» **Extracted records**
------------------------------

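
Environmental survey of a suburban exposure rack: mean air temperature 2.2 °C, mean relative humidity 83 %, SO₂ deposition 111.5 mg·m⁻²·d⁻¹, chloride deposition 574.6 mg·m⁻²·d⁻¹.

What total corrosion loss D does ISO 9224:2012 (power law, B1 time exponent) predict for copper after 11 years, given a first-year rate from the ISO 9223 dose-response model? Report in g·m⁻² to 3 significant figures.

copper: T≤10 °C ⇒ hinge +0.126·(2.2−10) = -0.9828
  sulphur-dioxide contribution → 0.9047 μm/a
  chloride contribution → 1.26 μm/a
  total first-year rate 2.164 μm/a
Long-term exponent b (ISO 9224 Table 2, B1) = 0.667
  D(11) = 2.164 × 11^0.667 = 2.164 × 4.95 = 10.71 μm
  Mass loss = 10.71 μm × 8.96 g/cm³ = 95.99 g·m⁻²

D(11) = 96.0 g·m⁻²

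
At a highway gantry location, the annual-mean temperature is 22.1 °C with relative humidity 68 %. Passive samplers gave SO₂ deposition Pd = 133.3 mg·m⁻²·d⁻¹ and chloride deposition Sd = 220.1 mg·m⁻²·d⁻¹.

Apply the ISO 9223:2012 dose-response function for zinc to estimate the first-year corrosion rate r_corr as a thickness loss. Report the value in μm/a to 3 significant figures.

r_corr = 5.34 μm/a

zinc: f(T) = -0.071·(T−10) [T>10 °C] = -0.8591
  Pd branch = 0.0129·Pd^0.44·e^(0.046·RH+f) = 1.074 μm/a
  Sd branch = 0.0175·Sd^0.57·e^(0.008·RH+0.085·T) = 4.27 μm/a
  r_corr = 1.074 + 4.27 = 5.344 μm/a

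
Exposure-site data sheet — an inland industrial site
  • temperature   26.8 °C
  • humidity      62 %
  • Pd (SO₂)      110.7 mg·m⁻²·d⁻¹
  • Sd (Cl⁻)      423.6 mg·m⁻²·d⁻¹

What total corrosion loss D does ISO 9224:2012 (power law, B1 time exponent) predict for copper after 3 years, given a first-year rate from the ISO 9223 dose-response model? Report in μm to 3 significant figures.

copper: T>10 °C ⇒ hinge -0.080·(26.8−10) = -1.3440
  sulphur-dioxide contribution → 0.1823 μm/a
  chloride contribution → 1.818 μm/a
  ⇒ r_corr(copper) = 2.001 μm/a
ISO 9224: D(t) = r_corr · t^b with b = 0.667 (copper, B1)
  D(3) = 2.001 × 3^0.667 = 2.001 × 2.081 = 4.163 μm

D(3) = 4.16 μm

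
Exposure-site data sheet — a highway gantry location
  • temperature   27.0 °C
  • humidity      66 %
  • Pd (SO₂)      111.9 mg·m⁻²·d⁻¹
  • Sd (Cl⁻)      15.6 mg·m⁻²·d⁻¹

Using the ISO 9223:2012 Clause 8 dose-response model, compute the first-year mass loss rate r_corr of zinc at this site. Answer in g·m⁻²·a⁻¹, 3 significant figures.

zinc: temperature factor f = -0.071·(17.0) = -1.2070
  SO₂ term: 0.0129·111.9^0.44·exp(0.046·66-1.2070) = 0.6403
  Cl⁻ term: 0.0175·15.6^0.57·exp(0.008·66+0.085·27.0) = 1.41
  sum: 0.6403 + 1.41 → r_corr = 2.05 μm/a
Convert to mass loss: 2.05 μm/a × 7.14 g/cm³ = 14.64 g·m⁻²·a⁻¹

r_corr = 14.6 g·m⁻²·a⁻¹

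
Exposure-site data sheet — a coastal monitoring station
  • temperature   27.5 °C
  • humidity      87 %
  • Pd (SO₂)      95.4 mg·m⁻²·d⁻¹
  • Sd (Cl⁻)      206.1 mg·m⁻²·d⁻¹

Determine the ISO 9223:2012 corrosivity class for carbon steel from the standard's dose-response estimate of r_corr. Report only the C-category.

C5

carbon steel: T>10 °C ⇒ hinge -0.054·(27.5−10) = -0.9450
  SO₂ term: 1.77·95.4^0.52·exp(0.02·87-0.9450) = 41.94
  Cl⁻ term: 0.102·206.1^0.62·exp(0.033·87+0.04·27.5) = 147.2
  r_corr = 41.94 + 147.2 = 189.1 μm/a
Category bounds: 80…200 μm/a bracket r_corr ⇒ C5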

------------------------------

» **Instructions for the task**
All entries shown above should be duplicated without a single difference.

» **Response for this exercise**
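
Environmental survey of a suburban exposure rack: mean air temperature 2.2 °C, mean relative humidity 83 %, SO₂ deposition 111.5 mg·m⁻²·d⁻¹, chloride deposition 574.6 mg·m⁻²·d⁻¹.

What total corrosion loss D does ISO 9224:2012 (power law, B1 time exponent) predict for copper after 11 years, given a first-year rate from the ISO 9223 dose-response model? Report in g·m⁻² to 3 significant figures.

copper: T≤10 °C ⇒ hinge +0.126·(2.2−10) = -0.9828
  sulphur-dioxide contribution → 0.9047 μm/a
  chloride contribution → 1.26 μm/a
  total first-year rate 2.164 μm/a
Long-term exponent b (ISO 9224 Table 2, B1) = 0.667
  D(11) = 2.164 × 11^0.667 = 2.164 × 4.95 = 10.71 μm
  Mass loss = 10.71 μm × 8.96 g/cm³ = 95.99 g·m⁻²

D(11) = 96.0 g·m⁻²

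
At a highway gantry location, the annual-mean temperature is 22.1 °C with relative humidity 68 %. Passive samplers gave SO₂ deposition Pd = 133.3 mg·m⁻²·d⁻¹ and chloride deposition Sd = 220.1 mg·m⁻²·d⁻¹.

Apply the ISO 9223:2012 dose-response function for zinc to estimate the first-year corrosion rate r_corr as a thickness loss. Report the value in μm/a to 3 significant figures.

r_corr = 5.34 μm/a

zinc: f(T) = -0.071·(T−10) [T>10 °C] = -0.8591
  Pd branch = 0.0129·Pd^0.44·e^(0.046·RH+f) = 1.074 μm/a
  Sd branch = 0.0175·Sd^0.57·e^(0.008·RH+0.085·T) = 4.27 μm/a
  r_corr = 1.074 + 4.27 = 5.344 μm/a

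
Exposure-site data sheet — an inland industrial site
  • temperature   26.8 °C
  • humidity      62 %
  • Pd (SO₂)      110.7 mg·m⁻²·d⁻¹
  • Sd (Cl⁻)      423.6 mg·m⁻²·d⁻¹

What total corrosion loss D does ISO 9224:2012 (power law, B1 time exponent) predict for copper after 3 years, given a first-year rate from the ISO 9223 dose-response model? Report in μm to 3 significant figures.

copper: T>10 °C ⇒ hinge -0.080·(26.8−10) = -1.3440
  sulphur-dioxide contribution → 0.1823 μm/a
  chloride contribution → 1.818 μm/a
  ⇒ r_corr(copper) = 2.001 μm/a
ISO 9224: D(t) = r_corr · t^b with b = 0.667 (copper, B1)
  D(3) = 2.001 × 3^0.667 = 2.001 × 2.081 = 4.163 μm

D(3) = 4.16 μm

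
Exposure-site data sheet — a highway gantry location
  • temperature   27.0 °C
  • humidity      66 %
  • Pd (SO₂)      111.9 mg·m⁻²·d⁻¹
  • Sd (Cl⁻)      15.6 mg·m⁻²·d⁻¹

Using the ISO 9223:2012 Clause 8 dose-response model, compute the first-year mass loss rate r_corr of zinc at this site. Answer in g·m⁻²·a⁻¹, 3 significant figures.

zinc: temperature factor f = -0.071·(17.0) = -1.2070
  SO₂ term: 0.0129·111.9^0.44·exp(0.046·66-1.2070) = 0.6403
  Cl⁻ term: 0.0175·15.6^0.57·exp(0.008·66+0.085·27.0) = 1.41
  sum: 0.6403 + 1.41 → r_corr = 2.05 μm/a
Convert to mass loss: 2.05 μm/a × 7.14 g/cm³ = 14.64 g·m⁻²·a⁻¹

r_corr = 14.6 g·m⁻²·a⁻¹

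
Exposure-site data sheet — a coastal monitoring station
  • temperature   27.5 °C
  • humidity      87 %
  • Pd (SO₂)      95.4 mg·m⁻²·d⁻¹
  • Sd (Cl⁻)      206.1 mg·m⁻²·d⁻¹

Determine the ISO 9223:2012 corrosivity class for carbon steel from the standard's dose-response estimate of r_corr. Report only the C-category.

C5

carbon steel: T>10 °C ⇒ hinge -0.054·(27.5−10) = -0.9450
  SO₂ term: 1.77·95.4^0.52·exp(0.02·87-0.9450) = 41.94
  Cl⁻ term: 0.102·206.1^0.62·exp(0.033·87+0.04·27.5) = 147.2
  r_corr = 41.94 + 147.2 = 189.1 μm/a
Category bounds: 80…200 μm/a bracket r_corr ⇒ C5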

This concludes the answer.